▸ Work task: Restate exactly, and only, the lines from the one containing "- T is one of 1, 4" through the end of the entries, keeping both endpoints.

▸ Dataset records:

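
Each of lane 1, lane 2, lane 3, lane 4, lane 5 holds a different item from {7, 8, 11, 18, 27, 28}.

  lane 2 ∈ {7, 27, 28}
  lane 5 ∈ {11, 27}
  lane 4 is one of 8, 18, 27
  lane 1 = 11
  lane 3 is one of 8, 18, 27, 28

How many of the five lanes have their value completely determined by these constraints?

lane 1's domain is down to {11}, so lane 1 = 11. Strike 11 from lane 5.
lane 5's domain is down to {27}, so lane 5 = 27. Eliminate 27 elsewhere: lane 2, lane 3, lane 4.
Determined: lane 1=11, lane 5=27. The other lanes each still have more than one consistent value. That makes 2.

2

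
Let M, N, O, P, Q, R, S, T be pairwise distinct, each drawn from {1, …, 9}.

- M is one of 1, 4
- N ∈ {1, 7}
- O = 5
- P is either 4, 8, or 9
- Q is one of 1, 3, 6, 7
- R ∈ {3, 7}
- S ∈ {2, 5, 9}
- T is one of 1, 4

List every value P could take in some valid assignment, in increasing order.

O's domain is down to {5}, so O = 5. Strike 5 from S.
M and T between them cover only {1, 4} — a naked pair. Remove those values from N, P, Q.
N has just one choice, so N = 7. Strike 7 from Q, R.
R has just one choice, so R = 3. Strike 3 from Q.
Q must be 6 (only option left).
No further eliminations apply; P can still be any of 8, 9.

8, 9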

▸ Your solution:
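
- T is one of 1, 4

List every value P could take in some valid assignment, in increasing order.

O's domain is down to {5}, so O = 5. Strike 5 from S.
M and T between them cover only {1, 4} — a naked pair. Remove those values from N, P, Q.
N has just one choice, so N = 7. Strike 7 from Q, R.
R has just one choice, so R = 3. Strike 3 from Q.
Q must be 6 (only option left).
No further eliminations apply; P can still be any of 8, 9.

8, 9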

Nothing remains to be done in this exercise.